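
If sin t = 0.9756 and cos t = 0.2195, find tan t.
tan t = sin t / cos t = 4.445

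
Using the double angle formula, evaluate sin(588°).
sin(588°) = 2 sin 294° cos 294° = -0.7431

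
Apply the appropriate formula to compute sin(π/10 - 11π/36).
sin(π/10 - 11π/36) = sin π/10 cos 11π/36 - cos π/10 sin 11π/36 = -0.6018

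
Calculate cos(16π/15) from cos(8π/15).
cos(16π/15) = 1 - 2sin²8π/15 = -0.9781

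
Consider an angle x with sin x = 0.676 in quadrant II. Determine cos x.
cos x = ±√(1 - sin²x) = -0.7369 (negative in QII)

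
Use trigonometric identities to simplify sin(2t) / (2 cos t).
sin(2t) / (2 cos t) = sin t (using Double angle)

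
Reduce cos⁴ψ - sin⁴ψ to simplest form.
cos⁴ψ - sin⁴ψ = cos(2ψ) (using Factoring + double angle)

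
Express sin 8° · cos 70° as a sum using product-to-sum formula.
sin 8° cos 70° = (1/2)[sin(8°+70°) + sin(8°-70°)]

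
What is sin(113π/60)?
sin(113π/60) = -0.3584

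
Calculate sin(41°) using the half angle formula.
sin(41°) = √((1 - cos 82°)/2) = 0.6561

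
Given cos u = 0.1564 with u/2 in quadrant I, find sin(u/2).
sin(u/2) = ±√((1 - cos u)/2); positive since u/2 ∈ QI, so sin(u/2) = 0.6495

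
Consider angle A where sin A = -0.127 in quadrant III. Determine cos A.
cos A = ±√(1 - sin²A) = -0.9919 (negative in QIII)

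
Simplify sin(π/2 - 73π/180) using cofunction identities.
sin(π/2 - 73π/180) = cos(73π/180)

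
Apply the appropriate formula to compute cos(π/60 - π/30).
cos(π/60 - π/30) = cos π/60 cos π/30 + sin π/60 sin π/30 = 0.9986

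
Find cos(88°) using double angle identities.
cos(88°) = 2cos²44° - 1 = 0.0349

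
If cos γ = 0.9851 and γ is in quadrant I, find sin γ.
sin γ = 0.172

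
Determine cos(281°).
cos(281°) = 0.1908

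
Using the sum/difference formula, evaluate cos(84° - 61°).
cos(84° - 61°) = cos 84° cos 61° + sin 84° sin 61° = 0.9205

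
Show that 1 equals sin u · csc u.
RHS = sin u · (1/sin u) = 1 = LHS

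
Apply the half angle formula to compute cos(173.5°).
cos(173.5°) = -√((1 + cos 347°)/2) = -0.9936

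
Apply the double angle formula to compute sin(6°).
sin(6°) = 2 sin 3° cos 3° = 0.1045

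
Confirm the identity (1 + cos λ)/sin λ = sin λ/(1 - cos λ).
RHS = sin λ(1 + cos λ) / ((1 - cos λ)(1 + cos λ)) = sin λ(1 + cos λ) / (1 - cos²λ) = sin λ(1 + cos λ) / sin²λ = (1 + cos λ)/sin λ = LHS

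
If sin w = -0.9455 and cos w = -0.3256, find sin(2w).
sin(2w) = 2 sin w cos w = 0.6157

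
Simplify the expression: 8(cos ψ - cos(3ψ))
8(cos ψ - cos(3ψ)) = 8(2 sin(2ψ) sin ψ) (using Sum-to-product)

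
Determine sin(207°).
sin(207°) = -0.454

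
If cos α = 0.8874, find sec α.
sec α = 1/cos α = 1.127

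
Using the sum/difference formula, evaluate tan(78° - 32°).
tan(78° - 32°) = (tan 78° - tan 32°)/(1 + tan 78° tan 32°) = 1.036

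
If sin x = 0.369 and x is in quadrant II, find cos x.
cos x = -0.9294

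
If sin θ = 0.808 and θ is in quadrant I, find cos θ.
cos θ = 0.5892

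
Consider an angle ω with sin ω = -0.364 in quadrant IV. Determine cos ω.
cos ω = √(1 - sin²ω) = 0.9314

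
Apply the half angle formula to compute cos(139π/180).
cos(139π/180) = -√((1 + cos 139π/90)/2) = -0.7547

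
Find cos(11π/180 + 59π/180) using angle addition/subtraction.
cos(11π/180 + 59π/180) = cos 11π/180 cos 59π/180 - sin 11π/180 sin 59π/180 = 0.342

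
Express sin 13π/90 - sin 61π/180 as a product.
sin 13π/90 - sin 61π/180 = 2 cos(29π/120) sin(-7π/72)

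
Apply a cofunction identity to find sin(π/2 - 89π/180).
sin(π/2 - 89π/180) = cos(89π/180) = 0.01745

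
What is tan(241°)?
tan(241°) = 1.804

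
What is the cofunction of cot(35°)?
cot(35°) = tan(90° - 35°) = tan(55°)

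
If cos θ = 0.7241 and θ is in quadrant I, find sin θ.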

(HOW TO COMPLETE THIS TASK): Each record above should be returned exactly as it appears.

(FINISHED EXERCISE):
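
If sin t = 0.9756 and cos t = 0.2195, find tan t.
tan t = sin t / cos t = 4.445

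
Using the double angle formula, evaluate sin(588°).
sin(588°) = 2 sin 294° cos 294° = -0.7431

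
Apply the appropriate formula to compute sin(π/10 - 11π/36).
sin(π/10 - 11π/36) = sin π/10 cos 11π/36 - cos π/10 sin 11π/36 = -0.6018

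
Calculate cos(16π/15) from cos(8π/15).
cos(16π/15) = 1 - 2sin²8π/15 = -0.9781

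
Consider an angle x with sin x = 0.676 in quadrant II. Determine cos x.
cos x = ±√(1 - sin²x) = -0.7369 (negative in QII)

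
Use trigonometric identities to simplify sin(2t) / (2 cos t).
sin(2t) / (2 cos t) = sin t (using Double angle)

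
Reduce cos⁴ψ - sin⁴ψ to simplest form.
cos⁴ψ - sin⁴ψ = cos(2ψ) (using Factoring + double angle)

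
Express sin 8° · cos 70° as a sum using product-to-sum formula.
sin 8° cos 70° = (1/2)[sin(8°+70°) + sin(8°-70°)]

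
What is sin(113π/60)?
sin(113π/60) = -0.3584

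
Calculate sin(41°) using the half angle formula.
sin(41°) = √((1 - cos 82°)/2) = 0.6561

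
Given cos u = 0.1564 with u/2 in quadrant I, find sin(u/2).
sin(u/2) = ±√((1 - cos u)/2); positive since u/2 ∈ QI, so sin(u/2) = 0.6495

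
Consider angle A where sin A = -0.127 in quadrant III. Determine cos A.
cos A = ±√(1 - sin²A) = -0.9919 (negative in QIII)

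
Simplify sin(π/2 - 73π/180) using cofunction identities.
sin(π/2 - 73π/180) = cos(73π/180)

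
Apply the appropriate formula to compute cos(π/60 - π/30).
cos(π/60 - π/30) = cos π/60 cos π/30 + sin π/60 sin π/30 = 0.9986

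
Find cos(88°) using double angle identities.
cos(88°) = 2cos²44° - 1 = 0.0349

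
If cos γ = 0.9851 and γ is in quadrant I, find sin γ.
sin γ = 0.172

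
Determine cos(281°).
cos(281°) = 0.1908

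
Using the sum/difference formula, evaluate cos(84° - 61°).
cos(84° - 61°) = cos 84° cos 61° + sin 84° sin 61° = 0.9205

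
Show that 1 equals sin u · csc u.
RHS = sin u · (1/sin u) = 1 = LHS

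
Apply the half angle formula to compute cos(173.5°).
cos(173.5°) = -√((1 + cos 347°)/2) = -0.9936

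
Apply the double angle formula to compute sin(6°).
sin(6°) = 2 sin 3° cos 3° = 0.1045

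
Confirm the identity (1 + cos λ)/sin λ = sin λ/(1 - cos λ).
RHS = sin λ(1 + cos λ) / ((1 - cos λ)(1 + cos λ)) = sin λ(1 + cos λ) / (1 - cos²λ) = sin λ(1 + cos λ) / sin²λ = (1 + cos λ)/sin λ = LHS

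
If sin w = -0.9455 and cos w = -0.3256, find sin(2w).
sin(2w) = 2 sin w cos w = 0.6157

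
Simplify the expression: 8(cos ψ - cos(3ψ))
8(cos ψ - cos(3ψ)) = 8(2 sin(2ψ) sin ψ) (using Sum-to-product)

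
Determine sin(207°).
sin(207°) = -0.454

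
If cos α = 0.8874, find sec α.
sec α = 1/cos α = 1.127

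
Using the sum/difference formula, evaluate tan(78° - 32°).
tan(78° - 32°) = (tan 78° - tan 32°)/(1 + tan 78° tan 32°) = 1.036

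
If sin x = 0.369 and x is in quadrant II, find cos x.
cos x = -0.9294

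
If sin θ = 0.808 and θ is in quadrant I, find cos θ.
cos θ = 0.5892

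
Consider an angle ω with sin ω = -0.364 in quadrant IV. Determine cos ω.
cos ω = √(1 - sin²ω) = 0.9314

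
Apply the half angle formula to compute cos(139π/180).
cos(139π/180) = -√((1 + cos 139π/90)/2) = -0.7547

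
Find cos(11π/180 + 59π/180) using angle addition/subtraction.
cos(11π/180 + 59π/180) = cos 11π/180 cos 59π/180 - sin 11π/180 sin 59π/180 = 0.342

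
Express sin 13π/90 - sin 61π/180 as a product.
sin 13π/90 - sin 61π/180 = 2 cos(29π/120) sin(-7π/72)

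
Apply a cofunction identity to find sin(π/2 - 89π/180).
sin(π/2 - 89π/180) = cos(89π/180) = 0.01745

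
What is tan(241°)?
tan(241°) = 1.804

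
What is the cofunction of cot(35°)?
cot(35°) = tan(90° - 35°) = tan(55°)

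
If cos θ = 0.7241 and θ is in quadrant I, find sin θ.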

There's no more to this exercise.